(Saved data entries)

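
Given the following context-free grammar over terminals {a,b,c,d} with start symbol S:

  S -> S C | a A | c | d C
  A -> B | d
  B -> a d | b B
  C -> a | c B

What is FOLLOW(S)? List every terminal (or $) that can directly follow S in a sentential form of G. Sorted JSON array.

Compute FIRST by fixpoint:
iter 1:
  A via A→d: +{d}
  B via B→a d: +{a}
  B via B→b B: +{b}
  C via C→a: +{a}
  C via C→c B: +{c}
  S via S→a A: +{a}
  S via S→c: +{c}
  S via S→d C: +{d}
  S: {a,c,d}  A: {d}  B: {a,b}  C: {a,c}
iter 2:
  A via A→B: +{a,b}
  S: {a,c,d}  A: {a,b,d}  B: {a,b}  C: {a,c}
iter 3: done
  S: {a,c,d}  A: {a,b,d}  B: {a,b}  C: {a,c}

Compute FOLLOW by fixpoint:
seed FOLLOW(S) with $
iter 1:
  S→S C: FOLLOW(S) ⊇ FIRST(C) = {a,c}; new: +{a,c}
  S→S C: FOLLOW(C) ⊇ FOLLOW(S) ⊇ {$,a,c}; new: +{$,a,c}
  S→a A: FOLLOW(A) ⊇ FOLLOW(S) ⊇ {$,a,c}; new: +{$,a,c}
  S: {$,a,c}  A: {$,a,c}  B: {}  C: {$,a,c}
iter 2:
  A→B: FOLLOW(B) ⊇ FOLLOW(A) ⊇ {$,a,c}; new: +{$,a,c}
  S: {$,a,c}  A: {$,a,c}  B: {$,a,c}  C: {$,a,c}
iter 3: (stable)
  S: {$,a,c}  A: {$,a,c}  B: {$,a,c}  C: {$,a,c}

FOLLOW(S) = ["$", "a", "c"]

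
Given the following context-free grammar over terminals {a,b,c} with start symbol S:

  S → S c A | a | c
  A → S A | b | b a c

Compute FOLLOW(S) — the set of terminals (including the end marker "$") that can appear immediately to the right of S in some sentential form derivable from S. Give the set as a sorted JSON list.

Compute FIRST by fixpoint:
pass 1:
  A via A→b: +{b}
  S via S→a: +{a}
  S via S→c: +{c}
  S: {a,c}  A: {b}
pass 2:
  A via A→S A: +{a,c}
  S: {a,c}  A: {a,b,c}
pass 3: (stable)
  S: {a,c}  A: {a,b,c}

Compute FOLLOW by fixpoint:
initialize: $ ∈ FOLLOW(S)
[1]
  A→S A: FOLLOW(S) ⊇ FIRST(A) = {a,b,c}; new: +{a,b,c}
  S→S c A: FOLLOW(A) ⊇ FOLLOW(S) ⊇ {$,a,b,c}; new: +{$,a,b,c}
  S: {$,a,b,c}  A: {$,a,b,c}
[2] — fixpoint
  S: {$,a,b,c}  A: {$,a,b,c}

FOLLOW(S) = ["$", "a", "b", "c"]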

> [Exercise] Set every entry down verbatim.

> [Solution for this exercise]
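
Given the following context-free grammar over terminals {a,b,c,d} with start symbol S:

  S -> S C | a A | c | d C
  A -> B | d
  B -> a d | b B
  C -> a | c B

What is FOLLOW(S)? List every terminal (or $) that can directly follow S in a sentential form of G. Sorted JSON array.

Compute FIRST by fixpoint:
iter 1:
  A via A→d: +{d}
  B via B→a d: +{a}
  B via B→b B: +{b}
  C via C→a: +{a}
  C via C→c B: +{c}
  S via S→a A: +{a}
  S via S→c: +{c}
  S via S→d C: +{d}
  S: {a,c,d}  A: {d}  B: {a,b}  C: {a,c}
iter 2:
  A via A→B: +{a,b}
  S: {a,c,d}  A: {a,b,d}  B: {a,b}  C: {a,c}
iter 3: done
  S: {a,c,d}  A: {a,b,d}  B: {a,b}  C: {a,c}

Compute FOLLOW by fixpoint:
seed FOLLOW(S) with $
iter 1:
  S→S C: FOLLOW(S) ⊇ FIRST(C) = {a,c}; new: +{a,c}
  S→S C: FOLLOW(C) ⊇ FOLLOW(S) ⊇ {$,a,c}; new: +{$,a,c}
  S→a A: FOLLOW(A) ⊇ FOLLOW(S) ⊇ {$,a,c}; new: +{$,a,c}
  S: {$,a,c}  A: {$,a,c}  B: {}  C: {$,a,c}
iter 2:
  A→B: FOLLOW(B) ⊇ FOLLOW(A) ⊇ {$,a,c}; new: +{$,a,c}
  S: {$,a,c}  A: {$,a,c}  B: {$,a,c}  C: {$,a,c}
iter 3: (stable)
  S: {$,a,c}  A: {$,a,c}  B: {$,a,c}  C: {$,a,c}

FOLLOW(S) = ["$", "a", "c"]

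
Given the following context-free grammar over terminals {a,b,c} with start symbol S:

  S → S c A | a | c
  A → S A | b | b a c

Compute FOLLOW(S) — the set of terminals (including the end marker "$") that can appear immediately to the right of S in some sentential form derivable from S. Give the set as a sorted JSON list.

Compute FIRST by fixpoint:
pass 1:
  A via A→b: +{b}
  S via S→a: +{a}
  S via S→c: +{c}
  S: {a,c}  A: {b}
pass 2:
  A via A→S A: +{a,c}
  S: {a,c}  A: {a,b,c}
pass 3: (stable)
  S: {a,c}  A: {a,b,c}

Compute FOLLOW by fixpoint:
initialize: $ ∈ FOLLOW(S)
[1]
  A→S A: FOLLOW(S) ⊇ FIRST(A) = {a,b,c}; new: +{a,b,c}
  S→S c A: FOLLOW(A) ⊇ FOLLOW(S) ⊇ {$,a,b,c}; new: +{$,a,b,c}
  S: {$,a,b,c}  A: {$,a,b,c}
[2] — fixpoint
  S: {$,a,b,c}  A: {$,a,b,c}

FOLLOW(S) = ["$", "a", "b", "c"]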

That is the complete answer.